Saved entries

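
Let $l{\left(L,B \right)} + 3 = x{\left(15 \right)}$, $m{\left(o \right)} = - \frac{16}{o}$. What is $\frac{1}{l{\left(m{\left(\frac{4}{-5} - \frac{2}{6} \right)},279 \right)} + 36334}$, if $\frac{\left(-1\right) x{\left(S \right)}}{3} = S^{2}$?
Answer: $\frac{1}{35656} \approx 2.8046 \cdot 10^{-5}$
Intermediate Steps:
$x{\left(S \right)} = - 3 S^{2}$
$l{\left(L,B \right)} = -678$ ($l{\left(L,B \right)} = -3 - 3 \cdot 15^{2} = -3 - 675 = -678$)
$\frac{1}{l{\left(m{\left(\frac{4}{-5} - \frac{2}{6} \right)},279 \right)} + 36334} = \frac{1}{-678 + 36334} = \frac{1}{35656}$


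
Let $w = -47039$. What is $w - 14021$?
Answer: $-61060$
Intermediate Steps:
$w - 14021 = -47039 - 14021 = -61060$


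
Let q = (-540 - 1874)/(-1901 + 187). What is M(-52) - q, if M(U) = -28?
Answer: -25203/857 ≈ -29.408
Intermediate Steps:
q = 1207/857 (q = -2414/(-1714) = -2414*(-1/1714) = 1207/857 ≈ 1.4084)
M(-52) - q = -28 - 1*1207/857 = -28 - 1207/857 = -25203/857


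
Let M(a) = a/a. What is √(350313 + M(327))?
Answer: √350314 ≈ 591.87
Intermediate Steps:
M(a) = 1
√(350313 + M(327)) = √(350313 + 1) = √350314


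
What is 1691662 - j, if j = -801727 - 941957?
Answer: 3435346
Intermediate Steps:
j = -1743684
1691662 - j = 1691662 - 1*(-1743684) = 1691662 + 1743684 = 3435346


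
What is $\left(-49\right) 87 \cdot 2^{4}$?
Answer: $-68208$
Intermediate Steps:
$\left(-49\right) 87 \cdot 2^{4} = \left(-4263\right) 16 = -68208$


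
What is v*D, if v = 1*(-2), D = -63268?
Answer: 126536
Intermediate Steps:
v = -2
v*D = -2*(-63268) = 126536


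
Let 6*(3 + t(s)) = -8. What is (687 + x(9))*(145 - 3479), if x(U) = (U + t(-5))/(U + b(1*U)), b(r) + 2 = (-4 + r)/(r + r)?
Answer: -300330054/131 ≈ -2.2926e+6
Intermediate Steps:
t(s) = -13/3 (t(s) = -3 + (⅙)*(-8) = -3 - 4/3 = -13/3)
b(r) = -2 + (-4 + r)/(2*r) (b(r) = -2 + (-4 + r)/(r + r) = -2 + (-4 + r)/((2*r)) = -2 + (-4 + r)*(1/(2*r)) = -2 + (-4 + r)/(2*r))
x(U) = (-13/3 + U)/(-3/2 + U - 2/U) (x(U) = (U - 13/3)/(U + (-3/2 - 2/U)) = (-13/3 + U)/(U + (-3/2 - 2/U)) = (-13/3 + U)/(-3/2 + U - 2/U))
(687 + x(9))*(145 - 3479) = (687 + (⅔)*9*(-13 + 3*9)/(-4 - 3*9 + 2*9²))*(145 - 3479) = (687 + (⅔)*9*(-13 + 27)/(-4 - 27 + 2*81))*(-3334) = (687 + (⅔)*9*14/(-4 - 27 + 162))*(-3334) = (687 + (⅔)*9*14/131)*(-3334) = (687 + (⅔)*9*(1/131)*14)*(-3334) = (687 + 84/131)*(-3334) = (90081/131)*(-3334) = -300330054/131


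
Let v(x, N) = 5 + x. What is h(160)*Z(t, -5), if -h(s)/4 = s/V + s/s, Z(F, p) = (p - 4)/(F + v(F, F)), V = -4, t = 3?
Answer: -1404/11 ≈ -127.64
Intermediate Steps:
Z(F, p) = (-4 + p)/(5 + 2*F) (Z(F, p) = (p - 4)/(F + (5 + F)) = (-4 + p)/(5 + 2*F))
h(s) = -4 + s (h(s) = -4*(s/(-4) + s/s) = -4*(s*(-¼) + 1) = -4*(-s/4 + 1) = -4*(1 - s/4) = -4 + s)
h(160)*Z(t, -5) = (-4 + 160)*((-4 - 5)/(5 + 2*3)) = 156*(-9/(5 + 6)) = 156*(-9/11) = -1404/11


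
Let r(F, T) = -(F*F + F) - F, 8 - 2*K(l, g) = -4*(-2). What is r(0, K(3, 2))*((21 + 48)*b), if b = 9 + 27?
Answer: 0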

HOW TO COMPLETE THIS TASK:
In the lines above, locate the string "What". Copy every line where it occurs.

SOLUTION TO THIS TASK:
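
Let $l{\left(L,B \right)} + 3 = x{\left(15 \right)}$, $m{\left(o \right)} = - \frac{16}{o}$. What is $\frac{1}{l{\left(m{\left(\frac{4}{-5} - \frac{2}{6} \right)},279 \right)} + 36334}$, if $\frac{\left(-1\right) x{\left(S \right)}}{3} = S^{2}$?
Let $w = -47039$. What is $w - 14021$?
Let q = (-540 - 1874)/(-1901 + 187). What is M(-52) - q, if M(U) = -28?
Let M(a) = a/a. What is √(350313 + M(327))?
What is 1691662 - j, if j = -801727 - 941957?
What is $\left(-49\right) 87 \cdot 2^{4}$?
What is v*D, if v = 1*(-2), D = -63268?
Let 6*(3 + t(s)) = -8. What is (687 + x(9))*(145 - 3479), if x(U) = (U + t(-5))/(U + b(1*U)), b(r) + 2 = (-4 + r)/(r + r)?
Let v(x, N) = 5 + x. What is h(160)*Z(t, -5), if -h(s)/4 = s/V + s/s, Z(F, p) = (p - 4)/(F + v(F, F)), V = -4, t = 3?
Let r(F, T) = -(F*F + F) - F, 8 - 2*K(l, g) = -4*(-2). What is r(0, K(3, 2))*((21 + 48)*b), if b = 9 + 27?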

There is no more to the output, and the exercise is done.